■ **The problem**
Take the entries that follow and write each one out exactly.

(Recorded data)
§
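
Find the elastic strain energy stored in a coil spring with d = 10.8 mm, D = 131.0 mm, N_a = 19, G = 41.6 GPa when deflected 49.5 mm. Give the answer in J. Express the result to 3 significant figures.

k = Gd⁴/(8D³N_a) = (41.6×10³)(10.8⁴)/(8·131.0³·19) = 1.6563 N/mm
U = ½kδ² = 0.5 × 1.6563 × 49.5² = 2029.1 N·mm = 2.0291 J

2.03 J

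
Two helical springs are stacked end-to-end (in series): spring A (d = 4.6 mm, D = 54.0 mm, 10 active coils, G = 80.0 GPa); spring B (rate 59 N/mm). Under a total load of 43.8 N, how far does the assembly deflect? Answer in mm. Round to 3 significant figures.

16.1 mm

k_A = Gd⁴/(8D³N_a) = (80.0×10³)(4.6⁴)/(8·54.0³·10) = 2.8435 N/mm
Series: 1/k_eq = 1/2.8435 + 1/59 = 0.36863; k_eq = 2.7127 N/mm
δ = F/k_eq = 43.8/2.7127 = 16.146 mm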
§
■ **Answer box**
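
Find the elastic strain energy stored in a coil spring with d = 10.8 mm, D = 131.0 mm, N_a = 19, G = 41.6 GPa when deflected 49.5 mm. Give the answer in J. Express the result to 3 significant figures.

k = Gd⁴/(8D³N_a) = (41.6×10³)(10.8⁴)/(8·131.0³·19) = 1.6563 N/mm
U = ½kδ² = 0.5 × 1.6563 × 49.5² = 2029.1 N·mm = 2.0291 J

2.03 J

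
Two helical springs are stacked end-to-end (in series): spring A (d = 4.6 mm, D = 54.0 mm, 10 active coils, G = 80.0 GPa); spring B (rate 59 N/mm). Under a total load of 43.8 N, how far does the assembly deflect? Answer in mm. Round to 3 significant figures.

16.1 mm

k_A = Gd⁴/(8D³N_a) = (80.0×10³)(4.6⁴)/(8·54.0³·10) = 2.8435 N/mm
Series: 1/k_eq = 1/2.8435 + 1/59 = 0.36863; k_eq = 2.7127 N/mm
δ = F/k_eq = 43.8/2.7127 = 16.146 mm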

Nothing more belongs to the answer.